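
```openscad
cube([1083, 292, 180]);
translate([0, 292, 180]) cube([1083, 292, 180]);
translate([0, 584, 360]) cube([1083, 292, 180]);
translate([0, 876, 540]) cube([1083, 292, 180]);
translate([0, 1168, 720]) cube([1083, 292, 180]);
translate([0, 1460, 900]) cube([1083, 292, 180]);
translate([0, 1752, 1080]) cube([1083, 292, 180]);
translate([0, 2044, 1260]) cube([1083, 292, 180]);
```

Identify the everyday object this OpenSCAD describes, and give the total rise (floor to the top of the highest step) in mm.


A staircase. The total rise is 1440 mm.

8 identical blocks, each offset up and back from the previous — a staircase. Each step is 180 mm tall and there are 8 of them, so the total rise is 8 × 180 = 1440 mm.


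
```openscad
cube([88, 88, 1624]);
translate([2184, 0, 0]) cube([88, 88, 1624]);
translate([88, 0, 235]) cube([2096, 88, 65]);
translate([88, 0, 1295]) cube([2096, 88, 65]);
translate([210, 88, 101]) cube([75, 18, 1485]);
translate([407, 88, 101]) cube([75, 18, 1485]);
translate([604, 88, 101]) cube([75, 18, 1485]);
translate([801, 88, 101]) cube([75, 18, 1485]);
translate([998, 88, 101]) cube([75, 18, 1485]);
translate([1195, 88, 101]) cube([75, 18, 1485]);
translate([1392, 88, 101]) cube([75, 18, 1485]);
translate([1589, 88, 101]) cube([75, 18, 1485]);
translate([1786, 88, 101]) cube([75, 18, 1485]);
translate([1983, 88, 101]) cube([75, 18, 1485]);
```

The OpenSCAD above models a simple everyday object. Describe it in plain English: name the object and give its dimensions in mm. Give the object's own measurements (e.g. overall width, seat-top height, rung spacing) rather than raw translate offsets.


A fence section. Two 88×88 mm posts, 1624 mm tall, stand on the floor with a clear span of 2096 mm between their inner faces. Two horizontal rails of 88×65 mm section span the gap between the posts with their undersides at z = 235 mm and z = 1295 mm, flush with the posts' −y face. 10 pickets, each 75 mm wide, 18 mm thick and 1485 mm tall, are fixed to the +y face of the rails with their bottoms at z = 101 mm, spaced across the span with a 122 mm gap after the −x post and between neighbouring pickets, with 126 mm left before the +x post.


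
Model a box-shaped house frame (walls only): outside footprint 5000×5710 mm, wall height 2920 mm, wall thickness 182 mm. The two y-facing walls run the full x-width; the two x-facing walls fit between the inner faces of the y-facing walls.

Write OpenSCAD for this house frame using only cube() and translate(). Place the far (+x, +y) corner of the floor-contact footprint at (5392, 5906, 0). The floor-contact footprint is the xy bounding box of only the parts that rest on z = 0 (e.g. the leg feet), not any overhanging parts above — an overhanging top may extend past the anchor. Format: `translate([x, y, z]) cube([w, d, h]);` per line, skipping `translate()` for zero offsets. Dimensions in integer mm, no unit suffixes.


translate([392, 196, 0]) cube([5000, 182, 2920]);
translate([392, 5724, 0]) cube([5000, 182, 2920]);
translate([392, 378, 0]) cube([182, 5346, 2920]);
translate([5210, 378, 0]) cube([182, 5346, 2920]);


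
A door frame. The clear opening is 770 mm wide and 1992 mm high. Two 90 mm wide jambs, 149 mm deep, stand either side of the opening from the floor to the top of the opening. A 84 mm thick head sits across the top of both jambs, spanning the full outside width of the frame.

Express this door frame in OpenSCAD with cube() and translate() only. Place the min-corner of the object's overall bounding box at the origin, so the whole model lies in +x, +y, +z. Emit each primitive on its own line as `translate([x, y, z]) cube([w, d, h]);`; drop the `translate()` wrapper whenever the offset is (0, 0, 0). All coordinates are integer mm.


cube([90, 149, 1992]);
translate([860, 0, 0]) cube([90, 149, 1992]);
translate([0, 0, 1992]) cube([950, 149, 84]);


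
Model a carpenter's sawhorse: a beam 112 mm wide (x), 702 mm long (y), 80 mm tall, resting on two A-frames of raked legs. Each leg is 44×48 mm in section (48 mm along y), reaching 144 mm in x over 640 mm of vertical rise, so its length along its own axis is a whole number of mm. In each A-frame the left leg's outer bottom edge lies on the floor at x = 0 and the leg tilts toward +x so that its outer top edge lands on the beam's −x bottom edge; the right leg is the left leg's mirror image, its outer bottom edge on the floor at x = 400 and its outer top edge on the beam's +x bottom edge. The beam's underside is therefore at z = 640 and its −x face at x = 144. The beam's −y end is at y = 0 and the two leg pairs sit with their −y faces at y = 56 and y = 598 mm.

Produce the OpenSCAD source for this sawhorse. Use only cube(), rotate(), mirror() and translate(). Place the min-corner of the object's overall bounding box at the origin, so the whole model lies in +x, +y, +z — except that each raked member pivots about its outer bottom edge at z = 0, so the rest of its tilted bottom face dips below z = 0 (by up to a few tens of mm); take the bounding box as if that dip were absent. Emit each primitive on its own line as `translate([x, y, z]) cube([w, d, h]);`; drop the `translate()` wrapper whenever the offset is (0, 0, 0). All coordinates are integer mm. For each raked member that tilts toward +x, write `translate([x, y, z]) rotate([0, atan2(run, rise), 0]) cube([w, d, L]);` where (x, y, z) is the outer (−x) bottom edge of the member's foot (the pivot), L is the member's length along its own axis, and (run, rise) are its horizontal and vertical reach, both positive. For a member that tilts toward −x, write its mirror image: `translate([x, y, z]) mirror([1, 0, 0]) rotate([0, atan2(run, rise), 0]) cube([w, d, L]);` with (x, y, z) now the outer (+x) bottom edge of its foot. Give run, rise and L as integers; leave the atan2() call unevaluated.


translate([144, 0, 640]) cube([112, 702, 80]);
translate([0, 56, 0]) rotate([0, atan2(144, 640), 0]) cube([44, 48, 656]);
translate([400, 56, 0]) mirror([1, 0, 0]) rotate([0, atan2(144, 640), 0]) cube([44, 48, 656]);
translate([0, 598, 0]) rotate([0, atan2(144, 640), 0]) cube([44, 48, 656]);
translate([400, 598, 0]) mirror([1, 0, 0]) rotate([0, atan2(144, 640), 0]) cube([44, 48, 656]);


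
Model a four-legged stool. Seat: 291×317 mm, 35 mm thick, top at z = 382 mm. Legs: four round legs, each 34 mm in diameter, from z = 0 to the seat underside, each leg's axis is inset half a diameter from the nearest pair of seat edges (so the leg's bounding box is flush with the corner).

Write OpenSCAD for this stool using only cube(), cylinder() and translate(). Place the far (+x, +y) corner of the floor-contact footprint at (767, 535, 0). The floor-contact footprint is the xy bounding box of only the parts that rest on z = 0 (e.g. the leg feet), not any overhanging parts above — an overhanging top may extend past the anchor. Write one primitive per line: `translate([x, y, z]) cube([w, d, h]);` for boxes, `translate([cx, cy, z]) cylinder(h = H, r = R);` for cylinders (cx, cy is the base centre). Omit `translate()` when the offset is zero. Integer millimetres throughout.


// leg_h = 382 - 35 = 347
translate([476, 218, 347]) cube([291, 317, 35]);
translate([493, 235, 0]) cylinder(h = 347, r = 17);
translate([750, 235, 0]) cylinder(h = 347, r = 17);
translate([493, 518, 0]) cylinder(h = 347, r = 17);
translate([750, 518, 0]) cylinder(h = 347, r = 17);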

_Work order_
Could you retype all of the entries, leaving every character unchanged?

_The completed task_
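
```openscad
cube([1083, 292, 180]);
translate([0, 292, 180]) cube([1083, 292, 180]);
translate([0, 584, 360]) cube([1083, 292, 180]);
translate([0, 876, 540]) cube([1083, 292, 180]);
translate([0, 1168, 720]) cube([1083, 292, 180]);
translate([0, 1460, 900]) cube([1083, 292, 180]);
translate([0, 1752, 1080]) cube([1083, 292, 180]);
translate([0, 2044, 1260]) cube([1083, 292, 180]);
```

Identify the everyday object this OpenSCAD describes, and give the total rise (floor to the top of the highest step) in mm.


A staircase. The total rise is 1440 mm.

8 identical blocks, each offset up and back from the previous — a staircase. Each step is 180 mm tall and there are 8 of them, so the total rise is 8 × 180 = 1440 mm.


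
```openscad
cube([88, 88, 1624]);
translate([2184, 0, 0]) cube([88, 88, 1624]);
translate([88, 0, 235]) cube([2096, 88, 65]);
translate([88, 0, 1295]) cube([2096, 88, 65]);
translate([210, 88, 101]) cube([75, 18, 1485]);
translate([407, 88, 101]) cube([75, 18, 1485]);
translate([604, 88, 101]) cube([75, 18, 1485]);
translate([801, 88, 101]) cube([75, 18, 1485]);
translate([998, 88, 101]) cube([75, 18, 1485]);
translate([1195, 88, 101]) cube([75, 18, 1485]);
translate([1392, 88, 101]) cube([75, 18, 1485]);
translate([1589, 88, 101]) cube([75, 18, 1485]);
translate([1786, 88, 101]) cube([75, 18, 1485]);
translate([1983, 88, 101]) cube([75, 18, 1485]);
```

The OpenSCAD above models a simple everyday object. Describe it in plain English: name the object and give its dimensions in mm. Give the object's own measurements (e.g. overall width, seat-top height, rung spacing) rather than raw translate offsets.


A fence section. Two 88×88 mm posts, 1624 mm tall, stand on the floor with a clear span of 2096 mm between their inner faces. Two horizontal rails of 88×65 mm section span the gap between the posts with their undersides at z = 235 mm and z = 1295 mm, flush with the posts' −y face. 10 pickets, each 75 mm wide, 18 mm thick and 1485 mm tall, are fixed to the +y face of the rails with their bottoms at z = 101 mm, spaced across the span with a 122 mm gap after the −x post and between neighbouring pickets, with 126 mm left before the +x post.


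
Model a box-shaped house frame (walls only): outside footprint 5000×5710 mm, wall height 2920 mm, wall thickness 182 mm. The two y-facing walls run the full x-width; the two x-facing walls fit between the inner faces of the y-facing walls.

Write OpenSCAD for this house frame using only cube() and translate(). Place the far (+x, +y) corner of the floor-contact footprint at (5392, 5906, 0). The floor-contact footprint is the xy bounding box of only the parts that rest on z = 0 (e.g. the leg feet), not any overhanging parts above — an overhanging top may extend past the anchor. Format: `translate([x, y, z]) cube([w, d, h]);` per line, skipping `translate()` for zero offsets. Dimensions in integer mm, no unit suffixes.


translate([392, 196, 0]) cube([5000, 182, 2920]);
translate([392, 5724, 0]) cube([5000, 182, 2920]);
translate([392, 378, 0]) cube([182, 5346, 2920]);
translate([5210, 378, 0]) cube([182, 5346, 2920]);


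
A door frame. The clear opening is 770 mm wide and 1992 mm high. Two 90 mm wide jambs, 149 mm deep, stand either side of the opening from the floor to the top of the opening. A 84 mm thick head sits across the top of both jambs, spanning the full outside width of the frame.

Express this door frame in OpenSCAD with cube() and translate() only. Place the min-corner of the object's overall bounding box at the origin, so the whole model lies in +x, +y, +z. Emit each primitive on its own line as `translate([x, y, z]) cube([w, d, h]);`; drop the `translate()` wrapper whenever the offset is (0, 0, 0). All coordinates are integer mm.


cube([90, 149, 1992]);
translate([860, 0, 0]) cube([90, 149, 1992]);
translate([0, 0, 1992]) cube([950, 149, 84]);


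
Model a carpenter's sawhorse: a beam 112 mm wide (x), 702 mm long (y), 80 mm tall, resting on two A-frames of raked legs. Each leg is 44×48 mm in section (48 mm along y), reaching 144 mm in x over 640 mm of vertical rise, so its length along its own axis is a whole number of mm. In each A-frame the left leg's outer bottom edge lies on the floor at x = 0 and the leg tilts toward +x so that its outer top edge lands on the beam's −x bottom edge; the right leg is the left leg's mirror image, its outer bottom edge on the floor at x = 400 and its outer top edge on the beam's +x bottom edge. The beam's underside is therefore at z = 640 and its −x face at x = 144. The beam's −y end is at y = 0 and the two leg pairs sit with their −y faces at y = 56 and y = 598 mm.

Produce the OpenSCAD source for this sawhorse. Use only cube(), rotate(), mirror() and translate(). Place the min-corner of the object's overall bounding box at the origin, so the whole model lies in +x, +y, +z — except that each raked member pivots about its outer bottom edge at z = 0, so the rest of its tilted bottom face dips below z = 0 (by up to a few tens of mm); take the bounding box as if that dip were absent. Emit each primitive on its own line as `translate([x, y, z]) cube([w, d, h]);`; drop the `translate()` wrapper whenever the offset is (0, 0, 0). All coordinates are integer mm. For each raked member that tilts toward +x, write `translate([x, y, z]) rotate([0, atan2(run, rise), 0]) cube([w, d, L]);` where (x, y, z) is the outer (−x) bottom edge of the member's foot (the pivot), L is the member's length along its own axis, and (run, rise) are its horizontal and vertical reach, both positive. For a member that tilts toward −x, write its mirror image: `translate([x, y, z]) mirror([1, 0, 0]) rotate([0, atan2(run, rise), 0]) cube([w, d, L]);` with (x, y, z) now the outer (+x) bottom edge of its foot. Give run, rise and L as integers; leave the atan2() call unevaluated.


translate([144, 0, 640]) cube([112, 702, 80]);
translate([0, 56, 0]) rotate([0, atan2(144, 640), 0]) cube([44, 48, 656]);
translate([400, 56, 0]) mirror([1, 0, 0]) rotate([0, atan2(144, 640), 0]) cube([44, 48, 656]);
translate([0, 598, 0]) rotate([0, atan2(144, 640), 0]) cube([44, 48, 656]);
translate([400, 598, 0]) mirror([1, 0, 0]) rotate([0, atan2(144, 640), 0]) cube([44, 48, 656]);


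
Model a four-legged stool. Seat: 291×317 mm, 35 mm thick, top at z = 382 mm. Legs: four round legs, each 34 mm in diameter, from z = 0 to the seat underside, each leg's axis is inset half a diameter from the nearest pair of seat edges (so the leg's bounding box is flush with the corner).

Write OpenSCAD for this stool using only cube(), cylinder() and translate(). Place the far (+x, +y) corner of the floor-contact footprint at (767, 535, 0). The floor-contact footprint is the xy bounding box of only the parts that rest on z = 0 (e.g. the leg feet), not any overhanging parts above — an overhanging top may extend past the anchor. Write one primitive per line: `translate([x, y, z]) cube([w, d, h]);` for boxes, `translate([cx, cy, z]) cylinder(h = H, r = R);` for cylinders (cx, cy is the base centre). Omit `translate()` when the offset is zero. Integer millimetres throughout.


// leg_h = 382 - 35 = 347
translate([476, 218, 347]) cube([291, 317, 35]);
translate([493, 235, 0]) cylinder(h = 347, r = 17);
translate([750, 235, 0]) cylinder(h = 347, r = 17);
translate([493, 518, 0]) cylinder(h = 347, r = 17);
translate([750, 518, 0]) cylinder(h = 347, r = 17);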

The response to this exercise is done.